Content starts

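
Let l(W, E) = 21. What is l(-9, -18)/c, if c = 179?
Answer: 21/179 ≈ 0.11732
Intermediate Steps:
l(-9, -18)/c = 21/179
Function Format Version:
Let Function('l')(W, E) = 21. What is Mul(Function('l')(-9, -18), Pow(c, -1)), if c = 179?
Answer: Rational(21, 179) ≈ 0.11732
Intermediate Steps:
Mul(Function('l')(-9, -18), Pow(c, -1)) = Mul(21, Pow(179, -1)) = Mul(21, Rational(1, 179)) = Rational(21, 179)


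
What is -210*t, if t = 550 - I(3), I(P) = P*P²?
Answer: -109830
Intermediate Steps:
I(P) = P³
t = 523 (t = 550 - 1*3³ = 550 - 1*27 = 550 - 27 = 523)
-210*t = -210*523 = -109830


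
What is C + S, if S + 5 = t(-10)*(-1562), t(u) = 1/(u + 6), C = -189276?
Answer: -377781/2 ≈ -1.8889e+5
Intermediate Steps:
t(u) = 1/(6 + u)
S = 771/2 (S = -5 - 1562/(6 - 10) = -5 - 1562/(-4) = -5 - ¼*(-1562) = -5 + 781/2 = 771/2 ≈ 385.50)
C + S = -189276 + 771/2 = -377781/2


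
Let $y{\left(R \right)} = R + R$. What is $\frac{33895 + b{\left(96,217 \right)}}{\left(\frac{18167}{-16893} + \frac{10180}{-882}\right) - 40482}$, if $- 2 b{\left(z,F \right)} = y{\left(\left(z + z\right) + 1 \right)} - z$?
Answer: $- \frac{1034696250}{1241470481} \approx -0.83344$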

Content ends

**AIM OF THE TASK**
Return, unchanged, each line from the line containing "Answer: -377781/2 ≈ -1.8889e+5" through the last line of the material.

**ANSWER TO THIS EXERCISE**
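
Answer: -377781/2 ≈ -1.8889e+5
Intermediate Steps:
t(u) = 1/(6 + u)
S = 771/2 (S = -5 - 1562/(6 - 10) = -5 - 1562/(-4) = -5 - ¼*(-1562) = -5 + 781/2 = 771/2 ≈ 385.50)
C + S = -189276 + 771/2 = -377781/2


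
Let $y{\left(R \right)} = R + R$. What is $\frac{33895 + b{\left(96,217 \right)}}{\left(\frac{18167}{-16893} + \frac{10180}{-882}\right) - 40482}$, if $- 2 b{\left(z,F \right)} = y{\left(\left(z + z\right) + 1 \right)} - z$?
Answer: $- \frac{1034696250}{1241470481} \approx -0.83344$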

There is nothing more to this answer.